Return exactly the span of lines in the following data that opens with the line containing "Let $B = 4$." and closes with the line containing "Answer: $368$". Include nothing else.

*** Opening Stored data ***

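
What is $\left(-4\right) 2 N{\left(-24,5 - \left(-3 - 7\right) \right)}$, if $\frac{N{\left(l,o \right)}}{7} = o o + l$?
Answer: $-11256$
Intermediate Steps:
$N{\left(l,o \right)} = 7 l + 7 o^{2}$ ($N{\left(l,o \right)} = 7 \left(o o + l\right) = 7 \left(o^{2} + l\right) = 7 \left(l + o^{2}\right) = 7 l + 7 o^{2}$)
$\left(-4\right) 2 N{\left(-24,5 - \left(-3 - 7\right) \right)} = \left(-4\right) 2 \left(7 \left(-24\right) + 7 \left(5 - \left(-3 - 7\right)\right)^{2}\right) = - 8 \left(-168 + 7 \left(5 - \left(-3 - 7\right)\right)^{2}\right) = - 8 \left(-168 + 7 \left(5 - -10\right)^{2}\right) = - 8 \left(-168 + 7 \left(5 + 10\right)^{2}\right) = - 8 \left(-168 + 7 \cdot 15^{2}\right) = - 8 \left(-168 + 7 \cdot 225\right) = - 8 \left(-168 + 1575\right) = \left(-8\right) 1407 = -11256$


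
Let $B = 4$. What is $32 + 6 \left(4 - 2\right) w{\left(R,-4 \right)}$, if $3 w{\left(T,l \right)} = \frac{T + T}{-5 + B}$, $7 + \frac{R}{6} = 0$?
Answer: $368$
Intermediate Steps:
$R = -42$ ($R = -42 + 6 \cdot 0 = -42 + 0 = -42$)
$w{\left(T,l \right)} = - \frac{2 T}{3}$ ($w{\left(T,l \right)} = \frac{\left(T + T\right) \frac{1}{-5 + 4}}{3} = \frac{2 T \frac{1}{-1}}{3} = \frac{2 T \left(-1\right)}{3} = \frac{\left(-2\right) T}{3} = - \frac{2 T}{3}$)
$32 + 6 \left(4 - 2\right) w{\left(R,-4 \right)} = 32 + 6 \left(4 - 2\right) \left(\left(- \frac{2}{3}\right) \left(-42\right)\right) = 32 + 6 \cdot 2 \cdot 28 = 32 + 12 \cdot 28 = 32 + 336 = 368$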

*** Closing Stored data ***
*** Opening Stored data ***

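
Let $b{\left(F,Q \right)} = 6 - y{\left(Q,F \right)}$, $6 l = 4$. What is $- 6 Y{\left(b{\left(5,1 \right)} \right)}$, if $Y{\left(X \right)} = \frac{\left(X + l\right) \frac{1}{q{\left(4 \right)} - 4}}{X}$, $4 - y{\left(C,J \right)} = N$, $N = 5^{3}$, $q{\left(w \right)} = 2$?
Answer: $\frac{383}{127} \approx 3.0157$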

*** Closing Stored data ***
*** Opening Stored data ***

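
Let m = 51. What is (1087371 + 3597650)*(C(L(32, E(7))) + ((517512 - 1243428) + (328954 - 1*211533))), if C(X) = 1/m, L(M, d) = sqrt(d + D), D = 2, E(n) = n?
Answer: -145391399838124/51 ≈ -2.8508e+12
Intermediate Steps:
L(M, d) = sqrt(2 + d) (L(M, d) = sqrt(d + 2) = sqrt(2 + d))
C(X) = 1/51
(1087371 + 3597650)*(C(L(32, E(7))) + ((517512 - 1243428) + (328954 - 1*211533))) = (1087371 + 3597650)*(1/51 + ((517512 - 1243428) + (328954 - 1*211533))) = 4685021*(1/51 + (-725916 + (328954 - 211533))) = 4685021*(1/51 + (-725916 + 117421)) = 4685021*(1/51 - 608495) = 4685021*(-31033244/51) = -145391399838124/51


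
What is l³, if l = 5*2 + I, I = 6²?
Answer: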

*** Closing Stored data ***

→ **Solution**
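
Let $B = 4$. What is $32 + 6 \left(4 - 2\right) w{\left(R,-4 \right)}$, if $3 w{\left(T,l \right)} = \frac{T + T}{-5 + B}$, $7 + \frac{R}{6} = 0$?
Answer: $368$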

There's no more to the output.